_WHAT YOU SHOULD DO:_
Take the data that follows and return it exactly.

_RECORDED INFORMATION:_
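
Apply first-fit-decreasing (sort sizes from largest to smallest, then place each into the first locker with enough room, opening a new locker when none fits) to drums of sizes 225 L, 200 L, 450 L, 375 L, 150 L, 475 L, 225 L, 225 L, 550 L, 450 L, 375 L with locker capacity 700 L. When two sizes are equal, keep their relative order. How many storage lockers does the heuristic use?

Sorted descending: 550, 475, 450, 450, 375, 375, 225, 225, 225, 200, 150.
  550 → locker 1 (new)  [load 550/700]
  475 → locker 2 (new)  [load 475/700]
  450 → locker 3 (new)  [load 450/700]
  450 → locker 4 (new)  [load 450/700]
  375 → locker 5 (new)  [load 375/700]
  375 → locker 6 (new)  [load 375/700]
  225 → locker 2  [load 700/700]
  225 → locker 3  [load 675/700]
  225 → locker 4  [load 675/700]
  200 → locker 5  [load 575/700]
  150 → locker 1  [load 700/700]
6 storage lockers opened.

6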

_YOUR SOLUTION:_
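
Apply first-fit-decreasing (sort sizes from largest to smallest, then place each into the first locker with enough room, opening a new locker when none fits) to drums of sizes 225 L, 200 L, 450 L, 375 L, 150 L, 475 L, 225 L, 225 L, 550 L, 450 L, 375 L with locker capacity 700 L. When two sizes are equal, keep their relative order. How many storage lockers does the heuristic use?

Sorted descending: 550, 475, 450, 450, 375, 375, 225, 225, 225, 200, 150.
  550 → locker 1 (new)  [load 550/700]
  475 → locker 2 (new)  [load 475/700]
  450 → locker 3 (new)  [load 450/700]
  450 → locker 4 (new)  [load 450/700]
  375 → locker 5 (new)  [load 375/700]
  375 → locker 6 (new)  [load 375/700]
  225 → locker 2  [load 700/700]
  225 → locker 3  [load 675/700]
  225 → locker 4  [load 675/700]
  200 → locker 5  [load 575/700]
  150 → locker 1  [load 700/700]
6 storage lockers opened.

6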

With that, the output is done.